## Brief
Reproduce each record in the listing below exactly as written.

## Source records
═══
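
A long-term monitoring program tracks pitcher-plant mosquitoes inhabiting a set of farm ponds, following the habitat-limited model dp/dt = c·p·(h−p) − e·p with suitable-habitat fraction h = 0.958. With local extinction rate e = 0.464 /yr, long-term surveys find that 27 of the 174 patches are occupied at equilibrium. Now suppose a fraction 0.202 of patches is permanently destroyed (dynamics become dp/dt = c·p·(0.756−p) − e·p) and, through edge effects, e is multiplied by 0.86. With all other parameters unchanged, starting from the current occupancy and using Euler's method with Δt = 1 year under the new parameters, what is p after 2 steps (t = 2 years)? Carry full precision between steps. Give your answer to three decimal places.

0.140

Observed p* = 27/174 = 0.15517.
Balance c(h−p*) = e gives c = e/(0.958 − 0.15517) = 0.464/0.80283 = 0.57796.
Starting from p₀ = 0.15517; update p ← p + (dp/dt)·Δt with the new parameters.
t = 1: p = 0.15517 + (-0.00804) = 0.14714
t = 2: p = 0.14714 + (-0.00694) = 0.14020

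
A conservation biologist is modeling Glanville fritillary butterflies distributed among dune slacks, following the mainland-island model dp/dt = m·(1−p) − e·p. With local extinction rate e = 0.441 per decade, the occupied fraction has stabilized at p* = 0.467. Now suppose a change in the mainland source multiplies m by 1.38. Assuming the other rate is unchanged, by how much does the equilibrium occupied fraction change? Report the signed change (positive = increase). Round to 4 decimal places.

0.0803

Balance m(1−p*) = e·p* gives m = e·p*/(1−p*) = 0.441×0.46700/0.53300 = 0.38639.
New p* = m/(m+e) = 0.53322/(0.53322+0.44100) = 0.54733.
Δp* = 0.54733 − 0.46700 = +0.08033.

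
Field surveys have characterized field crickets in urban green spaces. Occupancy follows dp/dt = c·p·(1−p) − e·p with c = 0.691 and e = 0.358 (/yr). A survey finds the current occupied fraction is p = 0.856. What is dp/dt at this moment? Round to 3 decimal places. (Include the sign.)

-0.221

Colonization term: c·p·(1−p) = 0.691×0.856×0.1440 = 0.08518.
Extinction term: e·p = 0.30645.
dp/dt = 0.08518 − 0.30645 = -0.22127.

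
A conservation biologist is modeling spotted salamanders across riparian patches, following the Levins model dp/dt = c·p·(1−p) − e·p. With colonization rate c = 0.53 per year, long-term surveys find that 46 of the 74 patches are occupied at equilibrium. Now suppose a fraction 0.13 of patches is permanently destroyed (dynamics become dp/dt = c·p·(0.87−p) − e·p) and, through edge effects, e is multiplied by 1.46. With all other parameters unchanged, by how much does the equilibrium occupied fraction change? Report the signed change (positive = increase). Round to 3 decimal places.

Observed p* = 46/74 = 0.62162.
Balance c(1−p*) = e gives e = 0.53×(1 − 0.62162) = 0.20054.
New p* = 0.87 − e/c = 0.87 − 0.29279/0.53000 = 0.31757.
Δp* = 0.31757 − 0.62162 = -0.30405.

-0.304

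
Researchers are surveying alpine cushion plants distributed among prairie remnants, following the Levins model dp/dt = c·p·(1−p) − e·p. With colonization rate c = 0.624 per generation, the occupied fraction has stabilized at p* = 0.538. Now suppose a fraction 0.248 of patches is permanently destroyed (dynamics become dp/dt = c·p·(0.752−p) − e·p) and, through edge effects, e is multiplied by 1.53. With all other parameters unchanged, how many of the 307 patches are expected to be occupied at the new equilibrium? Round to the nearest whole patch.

14

Balance c(1−p*) = e gives e = 0.624×(1 − 0.53800) = 0.28829.
New p* = 0.752 − e/c = 0.752 − 0.44108/0.62400 = 0.04514.
Expected occupied = 307 × 0.04514 = 13.86 ≈ 14.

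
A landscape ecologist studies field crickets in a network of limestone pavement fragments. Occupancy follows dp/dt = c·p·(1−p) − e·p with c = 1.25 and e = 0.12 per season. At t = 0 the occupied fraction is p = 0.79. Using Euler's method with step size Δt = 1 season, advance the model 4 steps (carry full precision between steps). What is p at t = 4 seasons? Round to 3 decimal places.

Update rule: p ← p + [c·p·(1−p) − e·p]·Δt with Δt = 1.
step 1: Δp = +0.11257, p = 0.90258
step 2: Δp = +0.00161, p = 0.90418
step 3: Δp = -0.00021, p = 0.90398
step 4: Δp = +0.00003, p = 0.90400

0.904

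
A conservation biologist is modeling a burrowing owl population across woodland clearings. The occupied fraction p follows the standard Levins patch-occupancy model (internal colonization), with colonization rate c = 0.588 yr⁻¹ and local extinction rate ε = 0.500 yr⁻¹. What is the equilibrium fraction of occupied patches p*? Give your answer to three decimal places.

Setting dp/dt = 0 and dividing through by p* gives c·(1−p*) = ε.
So p* = 1 − ε/c = 1 − 0.500/0.588 = 1 − 0.8503 = 0.1497.

0.150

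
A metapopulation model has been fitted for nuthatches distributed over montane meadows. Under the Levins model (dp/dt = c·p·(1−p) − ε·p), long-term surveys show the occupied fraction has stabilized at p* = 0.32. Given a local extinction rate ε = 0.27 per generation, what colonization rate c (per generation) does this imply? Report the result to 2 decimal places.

0.40

At equilibrium c(1−p*) = ε, so c = ε/(1−p*).
c = 0.27/(1 − 0.32) = 0.27/0.6800 = 0.3971.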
═══
## Response to the exercise
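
A long-term monitoring program tracks pitcher-plant mosquitoes inhabiting a set of farm ponds, following the habitat-limited model dp/dt = c·p·(h−p) − e·p with suitable-habitat fraction h = 0.958. With local extinction rate e = 0.464 /yr, long-term surveys find that 27 of the 174 patches are occupied at equilibrium. Now suppose a fraction 0.202 of patches is permanently destroyed (dynamics become dp/dt = c·p·(0.756−p) − e·p) and, through edge effects, e is multiplied by 0.86. With all other parameters unchanged, starting from the current occupancy and using Euler's method with Δt = 1 year under the new parameters, what is p after 2 steps (t = 2 years)? Carry full precision between steps. Give your answer to three decimal places.

0.140

Observed p* = 27/174 = 0.15517.
Balance c(h−p*) = e gives c = e/(0.958 − 0.15517) = 0.464/0.80283 = 0.57796.
Starting from p₀ = 0.15517; update p ← p + (dp/dt)·Δt with the new parameters.
t = 1: p = 0.15517 + (-0.00804) = 0.14714
t = 2: p = 0.14714 + (-0.00694) = 0.14020

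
A conservation biologist is modeling Glanville fritillary butterflies distributed among dune slacks, following the mainland-island model dp/dt = m·(1−p) − e·p. With local extinction rate e = 0.441 per decade, the occupied fraction has stabilized at p* = 0.467. Now suppose a change in the mainland source multiplies m by 1.38. Assuming the other rate is unchanged, by how much does the equilibrium occupied fraction change? Report the signed change (positive = increase). Round to 4 decimal places.

0.0803

Balance m(1−p*) = e·p* gives m = e·p*/(1−p*) = 0.441×0.46700/0.53300 = 0.38639.
New p* = m/(m+e) = 0.53322/(0.53322+0.44100) = 0.54733.
Δp* = 0.54733 − 0.46700 = +0.08033.

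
Field surveys have characterized field crickets in urban green spaces. Occupancy follows dp/dt = c·p·(1−p) − e·p with c = 0.691 and e = 0.358 (/yr). A survey finds the current occupied fraction is p = 0.856. What is dp/dt at this moment? Round to 3 decimal places. (Include the sign.)

-0.221

Colonization term: c·p·(1−p) = 0.691×0.856×0.1440 = 0.08518.
Extinction term: e·p = 0.30645.
dp/dt = 0.08518 − 0.30645 = -0.22127.

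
A conservation biologist is modeling spotted salamanders across riparian patches, following the Levins model dp/dt = c·p·(1−p) − e·p. With colonization rate c = 0.53 per year, long-term surveys find that 46 of the 74 patches are occupied at equilibrium. Now suppose a fraction 0.13 of patches is permanently destroyed (dynamics become dp/dt = c·p·(0.87−p) − e·p) and, through edge effects, e is multiplied by 1.46. With all other parameters unchanged, by how much does the equilibrium occupied fraction change? Report the signed change (positive = increase). Round to 3 decimal places.

Observed p* = 46/74 = 0.62162.
Balance c(1−p*) = e gives e = 0.53×(1 − 0.62162) = 0.20054.
New p* = 0.87 − e/c = 0.87 − 0.29279/0.53000 = 0.31757.
Δp* = 0.31757 − 0.62162 = -0.30405.

-0.304

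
Researchers are surveying alpine cushion plants distributed among prairie remnants, following the Levins model dp/dt = c·p·(1−p) − e·p. With colonization rate c = 0.624 per generation, the occupied fraction has stabilized at p* = 0.538. Now suppose a fraction 0.248 of patches is permanently destroyed (dynamics become dp/dt = c·p·(0.752−p) − e·p) and, through edge effects, e is multiplied by 1.53. With all other parameters unchanged, how many of the 307 patches are expected to be occupied at the new equilibrium? Round to the nearest whole patch.

14

Balance c(1−p*) = e gives e = 0.624×(1 − 0.53800) = 0.28829.
New p* = 0.752 − e/c = 0.752 − 0.44108/0.62400 = 0.04514.
Expected occupied = 307 × 0.04514 = 13.86 ≈ 14.

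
A landscape ecologist studies field crickets in a network of limestone pavement fragments. Occupancy follows dp/dt = c·p·(1−p) − e·p with c = 1.25 and e = 0.12 per season. At t = 0 the occupied fraction is p = 0.79. Using Euler's method with step size Δt = 1 season, advance the model 4 steps (carry full precision between steps). What is p at t = 4 seasons? Round to 3 decimal places.

Update rule: p ← p + [c·p·(1−p) − e·p]·Δt with Δt = 1.
step 1: Δp = +0.11257, p = 0.90258
step 2: Δp = +0.00161, p = 0.90418
step 3: Δp = -0.00021, p = 0.90398
step 4: Δp = +0.00003, p = 0.90400

0.904

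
A conservation biologist is modeling a burrowing owl population across woodland clearings. The occupied fraction p follows the standard Levins patch-occupancy model (internal colonization), with colonization rate c = 0.588 yr⁻¹ and local extinction rate ε = 0.500 yr⁻¹. What is the equilibrium fraction of occupied patches p*? Give your answer to three decimal places.

Setting dp/dt = 0 and dividing through by p* gives c·(1−p*) = ε.
So p* = 1 − ε/c = 1 − 0.500/0.588 = 1 − 0.8503 = 0.1497.

0.150

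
A metapopulation model has been fitted for nuthatches distributed over montane meadows. Under the Levins model (dp/dt = c·p·(1−p) − ε·p), long-term surveys show the occupied fraction has stabilized at p* = 0.32. Given a local extinction rate ε = 0.27 per generation, what colonization rate c (per generation) does this imply? Report the result to 2 decimal places.

0.40

At equilibrium c(1−p*) = ε, so c = ε/(1−p*).
c = 0.27/(1 − 0.32) = 0.27/0.6800 = 0.3971.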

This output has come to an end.